• Aim of the exercise: Return the run of lines below that opens with the line containing "h(x) = [sin(x0), cos(x1)]." and closes with the line containing "y_3 = [0.4400, -1.8400]", keeping each one exact.

*** Opening Data to use ***

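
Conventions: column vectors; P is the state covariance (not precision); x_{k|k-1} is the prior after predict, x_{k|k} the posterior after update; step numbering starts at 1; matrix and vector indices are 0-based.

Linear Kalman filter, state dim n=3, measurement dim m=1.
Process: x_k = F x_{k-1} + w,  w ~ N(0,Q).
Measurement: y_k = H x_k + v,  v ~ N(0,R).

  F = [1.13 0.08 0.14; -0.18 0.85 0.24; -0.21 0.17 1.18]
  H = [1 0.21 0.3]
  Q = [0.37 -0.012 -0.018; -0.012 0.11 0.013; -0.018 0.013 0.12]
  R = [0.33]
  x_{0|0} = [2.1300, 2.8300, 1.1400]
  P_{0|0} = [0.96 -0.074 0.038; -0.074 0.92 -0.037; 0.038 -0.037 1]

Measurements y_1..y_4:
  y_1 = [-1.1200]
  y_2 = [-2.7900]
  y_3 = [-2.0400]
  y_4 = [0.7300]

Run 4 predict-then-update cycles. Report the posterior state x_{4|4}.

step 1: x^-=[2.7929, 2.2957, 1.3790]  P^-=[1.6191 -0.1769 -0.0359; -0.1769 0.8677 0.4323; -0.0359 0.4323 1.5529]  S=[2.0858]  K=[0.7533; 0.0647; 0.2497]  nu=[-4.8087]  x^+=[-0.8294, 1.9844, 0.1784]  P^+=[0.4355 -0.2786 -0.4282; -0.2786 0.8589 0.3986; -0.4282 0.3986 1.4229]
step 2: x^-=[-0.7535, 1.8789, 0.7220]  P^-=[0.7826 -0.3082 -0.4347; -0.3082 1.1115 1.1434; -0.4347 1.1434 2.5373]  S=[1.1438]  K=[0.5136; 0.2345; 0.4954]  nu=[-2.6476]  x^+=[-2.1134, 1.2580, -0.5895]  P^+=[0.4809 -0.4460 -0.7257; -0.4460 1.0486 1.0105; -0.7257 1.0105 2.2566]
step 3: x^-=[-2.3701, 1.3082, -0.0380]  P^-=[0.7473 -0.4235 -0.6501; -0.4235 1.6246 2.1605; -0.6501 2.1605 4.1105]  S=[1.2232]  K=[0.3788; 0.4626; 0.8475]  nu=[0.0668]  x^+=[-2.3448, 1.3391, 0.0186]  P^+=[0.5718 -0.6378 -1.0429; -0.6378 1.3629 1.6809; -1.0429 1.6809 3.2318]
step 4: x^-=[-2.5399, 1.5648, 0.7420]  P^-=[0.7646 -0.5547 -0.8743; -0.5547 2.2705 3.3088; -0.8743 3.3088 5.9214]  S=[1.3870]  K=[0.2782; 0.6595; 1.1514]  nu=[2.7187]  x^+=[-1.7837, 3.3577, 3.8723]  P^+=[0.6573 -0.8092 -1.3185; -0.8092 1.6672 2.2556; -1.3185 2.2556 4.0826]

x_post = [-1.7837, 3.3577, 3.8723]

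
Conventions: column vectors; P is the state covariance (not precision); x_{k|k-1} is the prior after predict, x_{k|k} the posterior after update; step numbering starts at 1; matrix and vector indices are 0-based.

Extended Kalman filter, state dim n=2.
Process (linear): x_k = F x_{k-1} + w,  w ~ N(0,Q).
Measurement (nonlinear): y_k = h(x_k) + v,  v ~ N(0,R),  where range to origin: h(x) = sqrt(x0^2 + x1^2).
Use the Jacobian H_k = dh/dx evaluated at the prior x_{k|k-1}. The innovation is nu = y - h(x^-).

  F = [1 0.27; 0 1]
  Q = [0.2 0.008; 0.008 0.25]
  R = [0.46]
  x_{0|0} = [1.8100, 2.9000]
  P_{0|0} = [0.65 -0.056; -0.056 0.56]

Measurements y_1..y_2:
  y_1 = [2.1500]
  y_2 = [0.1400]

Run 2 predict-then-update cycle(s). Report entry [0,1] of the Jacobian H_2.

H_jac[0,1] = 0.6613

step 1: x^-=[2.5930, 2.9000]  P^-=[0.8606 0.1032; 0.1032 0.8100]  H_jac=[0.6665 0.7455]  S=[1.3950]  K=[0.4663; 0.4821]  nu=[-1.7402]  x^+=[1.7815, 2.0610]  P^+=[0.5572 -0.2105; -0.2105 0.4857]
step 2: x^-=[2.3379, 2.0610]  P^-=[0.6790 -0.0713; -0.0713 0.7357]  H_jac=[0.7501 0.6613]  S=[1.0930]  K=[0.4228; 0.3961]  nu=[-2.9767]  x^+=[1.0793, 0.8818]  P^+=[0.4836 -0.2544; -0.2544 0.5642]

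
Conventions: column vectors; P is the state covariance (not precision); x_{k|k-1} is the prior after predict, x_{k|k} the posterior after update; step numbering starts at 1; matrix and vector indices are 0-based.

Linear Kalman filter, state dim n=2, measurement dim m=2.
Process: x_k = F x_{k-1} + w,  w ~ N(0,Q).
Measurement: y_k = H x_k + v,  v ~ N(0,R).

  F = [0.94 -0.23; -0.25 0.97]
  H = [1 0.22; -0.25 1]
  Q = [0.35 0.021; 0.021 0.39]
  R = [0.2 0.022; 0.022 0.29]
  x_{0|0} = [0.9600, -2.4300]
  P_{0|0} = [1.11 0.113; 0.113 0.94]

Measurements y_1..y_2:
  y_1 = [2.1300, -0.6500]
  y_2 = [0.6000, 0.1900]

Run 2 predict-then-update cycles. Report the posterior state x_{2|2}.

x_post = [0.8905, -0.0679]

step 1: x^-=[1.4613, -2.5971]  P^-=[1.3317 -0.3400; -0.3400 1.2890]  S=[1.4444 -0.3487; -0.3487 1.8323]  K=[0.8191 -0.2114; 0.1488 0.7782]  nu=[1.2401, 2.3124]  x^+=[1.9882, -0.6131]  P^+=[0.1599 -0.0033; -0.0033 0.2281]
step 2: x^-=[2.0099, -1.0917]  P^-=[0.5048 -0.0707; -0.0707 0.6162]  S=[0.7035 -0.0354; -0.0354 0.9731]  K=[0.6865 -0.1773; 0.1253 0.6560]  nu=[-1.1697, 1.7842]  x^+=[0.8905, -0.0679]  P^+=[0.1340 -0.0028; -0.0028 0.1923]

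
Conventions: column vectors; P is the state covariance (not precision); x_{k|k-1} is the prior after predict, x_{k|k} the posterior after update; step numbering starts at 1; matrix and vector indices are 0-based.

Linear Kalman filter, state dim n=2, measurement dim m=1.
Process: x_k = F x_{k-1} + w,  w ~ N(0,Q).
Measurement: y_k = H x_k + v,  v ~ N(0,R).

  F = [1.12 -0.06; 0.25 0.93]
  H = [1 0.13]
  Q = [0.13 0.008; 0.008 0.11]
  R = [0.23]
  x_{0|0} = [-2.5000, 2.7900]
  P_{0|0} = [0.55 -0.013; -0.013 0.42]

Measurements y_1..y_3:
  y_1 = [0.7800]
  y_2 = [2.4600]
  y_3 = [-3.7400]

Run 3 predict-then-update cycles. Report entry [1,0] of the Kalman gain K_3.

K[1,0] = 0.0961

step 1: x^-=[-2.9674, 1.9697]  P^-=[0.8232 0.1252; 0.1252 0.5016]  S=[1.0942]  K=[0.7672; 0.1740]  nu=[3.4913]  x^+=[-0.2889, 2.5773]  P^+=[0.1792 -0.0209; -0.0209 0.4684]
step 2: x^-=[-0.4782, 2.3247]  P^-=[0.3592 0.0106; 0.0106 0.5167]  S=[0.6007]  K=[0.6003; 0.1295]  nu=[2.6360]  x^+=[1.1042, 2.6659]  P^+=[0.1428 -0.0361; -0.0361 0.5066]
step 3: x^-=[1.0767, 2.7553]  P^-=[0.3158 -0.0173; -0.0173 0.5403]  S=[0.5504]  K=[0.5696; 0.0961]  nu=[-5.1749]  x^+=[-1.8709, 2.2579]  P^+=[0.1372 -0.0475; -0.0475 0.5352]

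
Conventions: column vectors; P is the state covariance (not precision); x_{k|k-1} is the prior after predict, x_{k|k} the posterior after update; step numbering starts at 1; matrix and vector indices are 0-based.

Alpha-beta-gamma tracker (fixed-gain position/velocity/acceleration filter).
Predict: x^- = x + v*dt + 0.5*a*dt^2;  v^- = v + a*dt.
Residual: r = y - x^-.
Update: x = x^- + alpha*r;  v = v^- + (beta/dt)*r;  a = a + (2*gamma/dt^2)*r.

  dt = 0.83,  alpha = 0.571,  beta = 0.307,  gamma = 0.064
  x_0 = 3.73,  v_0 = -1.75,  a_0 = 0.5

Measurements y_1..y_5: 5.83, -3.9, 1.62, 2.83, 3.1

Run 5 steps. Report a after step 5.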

*** Closing Data to use ***
*** Opening Data to use ***

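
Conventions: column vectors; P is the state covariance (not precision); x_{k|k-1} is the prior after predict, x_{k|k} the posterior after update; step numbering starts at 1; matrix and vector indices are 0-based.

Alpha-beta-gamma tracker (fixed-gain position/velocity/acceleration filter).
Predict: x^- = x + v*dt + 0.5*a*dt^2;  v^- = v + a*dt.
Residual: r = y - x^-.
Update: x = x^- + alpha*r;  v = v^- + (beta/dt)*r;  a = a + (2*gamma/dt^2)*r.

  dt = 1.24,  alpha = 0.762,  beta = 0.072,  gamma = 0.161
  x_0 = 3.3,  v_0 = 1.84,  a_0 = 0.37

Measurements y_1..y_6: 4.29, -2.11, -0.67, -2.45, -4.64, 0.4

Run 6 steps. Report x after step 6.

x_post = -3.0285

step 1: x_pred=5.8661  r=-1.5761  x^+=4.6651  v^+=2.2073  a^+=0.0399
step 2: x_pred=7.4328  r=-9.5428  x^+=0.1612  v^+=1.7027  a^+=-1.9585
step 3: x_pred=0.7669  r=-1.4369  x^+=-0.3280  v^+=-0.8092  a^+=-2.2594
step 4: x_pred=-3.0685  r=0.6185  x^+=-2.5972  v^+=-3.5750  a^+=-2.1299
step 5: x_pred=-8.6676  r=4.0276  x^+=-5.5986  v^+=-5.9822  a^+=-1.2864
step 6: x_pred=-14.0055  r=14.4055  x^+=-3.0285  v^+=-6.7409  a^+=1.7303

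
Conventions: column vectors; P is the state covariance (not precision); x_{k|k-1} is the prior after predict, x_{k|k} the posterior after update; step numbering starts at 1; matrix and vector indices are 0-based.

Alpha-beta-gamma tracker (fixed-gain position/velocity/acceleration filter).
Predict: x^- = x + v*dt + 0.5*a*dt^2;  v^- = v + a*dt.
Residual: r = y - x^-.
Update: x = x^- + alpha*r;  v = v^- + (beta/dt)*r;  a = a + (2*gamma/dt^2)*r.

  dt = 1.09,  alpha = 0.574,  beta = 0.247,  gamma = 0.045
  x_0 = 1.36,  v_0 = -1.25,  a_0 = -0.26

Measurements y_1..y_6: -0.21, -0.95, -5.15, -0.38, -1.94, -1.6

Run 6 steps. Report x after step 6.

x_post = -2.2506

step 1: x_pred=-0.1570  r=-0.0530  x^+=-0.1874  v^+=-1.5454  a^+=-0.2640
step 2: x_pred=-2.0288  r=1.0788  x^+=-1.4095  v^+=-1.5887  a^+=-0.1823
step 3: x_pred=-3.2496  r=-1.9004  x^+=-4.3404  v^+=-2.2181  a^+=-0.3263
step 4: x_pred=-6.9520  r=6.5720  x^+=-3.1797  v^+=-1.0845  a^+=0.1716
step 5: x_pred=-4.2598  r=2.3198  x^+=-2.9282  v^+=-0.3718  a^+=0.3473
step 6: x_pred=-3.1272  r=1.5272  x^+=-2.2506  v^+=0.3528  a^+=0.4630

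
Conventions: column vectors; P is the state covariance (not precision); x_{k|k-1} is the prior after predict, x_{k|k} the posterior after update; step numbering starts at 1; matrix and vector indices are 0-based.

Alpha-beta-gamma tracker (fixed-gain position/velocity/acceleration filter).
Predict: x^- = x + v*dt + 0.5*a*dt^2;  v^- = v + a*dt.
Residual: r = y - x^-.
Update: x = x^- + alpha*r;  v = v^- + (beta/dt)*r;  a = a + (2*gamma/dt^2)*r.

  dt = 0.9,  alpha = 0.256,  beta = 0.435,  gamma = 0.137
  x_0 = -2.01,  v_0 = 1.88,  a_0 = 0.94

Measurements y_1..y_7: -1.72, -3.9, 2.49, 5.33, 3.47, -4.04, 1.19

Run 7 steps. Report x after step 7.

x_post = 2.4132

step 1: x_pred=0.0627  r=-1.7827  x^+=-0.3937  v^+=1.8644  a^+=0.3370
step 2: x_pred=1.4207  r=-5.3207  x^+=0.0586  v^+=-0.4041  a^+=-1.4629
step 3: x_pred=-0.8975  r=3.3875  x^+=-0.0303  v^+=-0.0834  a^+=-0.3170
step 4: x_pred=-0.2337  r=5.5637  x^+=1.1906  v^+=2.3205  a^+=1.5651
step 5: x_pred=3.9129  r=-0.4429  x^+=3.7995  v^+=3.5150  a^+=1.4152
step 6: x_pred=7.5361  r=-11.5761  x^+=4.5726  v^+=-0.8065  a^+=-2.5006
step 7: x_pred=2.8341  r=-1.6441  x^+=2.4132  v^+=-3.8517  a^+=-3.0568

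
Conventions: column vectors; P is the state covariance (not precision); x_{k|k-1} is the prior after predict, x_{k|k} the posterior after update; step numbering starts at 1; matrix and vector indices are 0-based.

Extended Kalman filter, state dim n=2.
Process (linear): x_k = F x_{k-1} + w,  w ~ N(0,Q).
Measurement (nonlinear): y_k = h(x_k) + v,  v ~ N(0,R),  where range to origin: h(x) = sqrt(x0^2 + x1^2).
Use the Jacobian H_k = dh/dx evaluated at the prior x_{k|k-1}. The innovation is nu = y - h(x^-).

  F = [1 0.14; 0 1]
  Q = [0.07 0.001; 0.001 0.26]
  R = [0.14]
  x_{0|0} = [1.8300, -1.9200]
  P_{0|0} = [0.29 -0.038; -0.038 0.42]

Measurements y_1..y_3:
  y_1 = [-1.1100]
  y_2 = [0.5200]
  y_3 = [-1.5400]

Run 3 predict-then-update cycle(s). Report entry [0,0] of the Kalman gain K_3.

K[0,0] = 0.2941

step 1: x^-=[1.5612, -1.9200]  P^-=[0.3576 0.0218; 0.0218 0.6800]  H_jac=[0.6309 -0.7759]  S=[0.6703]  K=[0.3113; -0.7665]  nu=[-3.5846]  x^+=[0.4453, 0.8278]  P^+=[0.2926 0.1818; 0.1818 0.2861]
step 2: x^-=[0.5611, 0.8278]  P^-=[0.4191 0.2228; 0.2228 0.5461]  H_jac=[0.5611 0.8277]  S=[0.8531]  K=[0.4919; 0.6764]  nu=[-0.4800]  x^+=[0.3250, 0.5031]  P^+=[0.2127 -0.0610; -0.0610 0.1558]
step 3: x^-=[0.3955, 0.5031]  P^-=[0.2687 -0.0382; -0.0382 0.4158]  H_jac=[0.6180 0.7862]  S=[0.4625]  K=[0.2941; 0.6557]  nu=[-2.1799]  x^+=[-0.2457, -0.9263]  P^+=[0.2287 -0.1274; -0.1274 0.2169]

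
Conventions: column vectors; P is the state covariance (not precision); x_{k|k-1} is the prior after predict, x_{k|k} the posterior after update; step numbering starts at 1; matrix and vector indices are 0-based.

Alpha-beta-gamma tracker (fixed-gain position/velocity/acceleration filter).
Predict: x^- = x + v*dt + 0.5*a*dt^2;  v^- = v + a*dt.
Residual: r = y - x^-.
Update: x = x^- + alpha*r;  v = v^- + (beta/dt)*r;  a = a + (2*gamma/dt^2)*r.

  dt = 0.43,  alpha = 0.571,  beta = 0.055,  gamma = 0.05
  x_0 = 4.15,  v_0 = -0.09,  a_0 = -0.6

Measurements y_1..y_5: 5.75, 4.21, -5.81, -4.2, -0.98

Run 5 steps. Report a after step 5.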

*** Closing Data to use ***
*** Opening Data to use ***

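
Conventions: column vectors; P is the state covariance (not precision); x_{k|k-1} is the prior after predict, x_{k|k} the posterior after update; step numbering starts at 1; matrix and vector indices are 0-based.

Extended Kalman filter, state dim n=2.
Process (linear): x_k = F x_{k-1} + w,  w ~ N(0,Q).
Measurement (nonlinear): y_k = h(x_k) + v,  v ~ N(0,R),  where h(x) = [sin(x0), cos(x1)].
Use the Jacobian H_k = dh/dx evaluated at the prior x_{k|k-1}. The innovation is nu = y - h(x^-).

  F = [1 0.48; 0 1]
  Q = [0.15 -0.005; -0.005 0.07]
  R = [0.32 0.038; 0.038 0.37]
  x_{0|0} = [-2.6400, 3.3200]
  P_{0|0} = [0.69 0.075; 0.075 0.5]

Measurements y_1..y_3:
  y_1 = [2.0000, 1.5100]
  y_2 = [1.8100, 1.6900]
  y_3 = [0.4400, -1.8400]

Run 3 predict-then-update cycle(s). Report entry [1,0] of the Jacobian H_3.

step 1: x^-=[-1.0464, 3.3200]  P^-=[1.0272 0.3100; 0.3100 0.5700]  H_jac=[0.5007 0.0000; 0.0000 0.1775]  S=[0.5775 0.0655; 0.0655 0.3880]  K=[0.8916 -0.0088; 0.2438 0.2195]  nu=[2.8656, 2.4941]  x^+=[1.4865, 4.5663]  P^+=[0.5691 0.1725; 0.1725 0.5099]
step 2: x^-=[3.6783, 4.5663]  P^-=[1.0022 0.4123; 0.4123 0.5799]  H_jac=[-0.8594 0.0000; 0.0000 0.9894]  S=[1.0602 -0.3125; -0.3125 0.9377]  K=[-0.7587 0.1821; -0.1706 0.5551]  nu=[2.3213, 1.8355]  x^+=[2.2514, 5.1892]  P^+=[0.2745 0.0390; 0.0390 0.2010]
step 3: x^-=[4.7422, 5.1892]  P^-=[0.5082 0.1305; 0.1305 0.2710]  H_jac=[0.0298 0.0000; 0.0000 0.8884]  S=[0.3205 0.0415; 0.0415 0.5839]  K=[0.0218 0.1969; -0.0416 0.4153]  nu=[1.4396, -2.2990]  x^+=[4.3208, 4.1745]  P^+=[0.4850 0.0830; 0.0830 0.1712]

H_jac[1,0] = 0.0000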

*** Closing Data to use ***

• Result for this exercise:
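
Measurement (nonlinear): y_k = h(x_k) + v,  v ~ N(0,R),  where h(x) = [sin(x0), cos(x1)].
Use the Jacobian H_k = dh/dx evaluated at the prior x_{k|k-1}. The innovation is nu = y - h(x^-).

  F = [1 0.48; 0 1]
  Q = [0.15 -0.005; -0.005 0.07]
  R = [0.32 0.038; 0.038 0.37]
  x_{0|0} = [-2.6400, 3.3200]
  P_{0|0} = [0.69 0.075; 0.075 0.5]

Measurements y_1..y_3:
  y_1 = [2.0000, 1.5100]
  y_2 = [1.8100, 1.6900]
  y_3 = [0.4400, -1.8400]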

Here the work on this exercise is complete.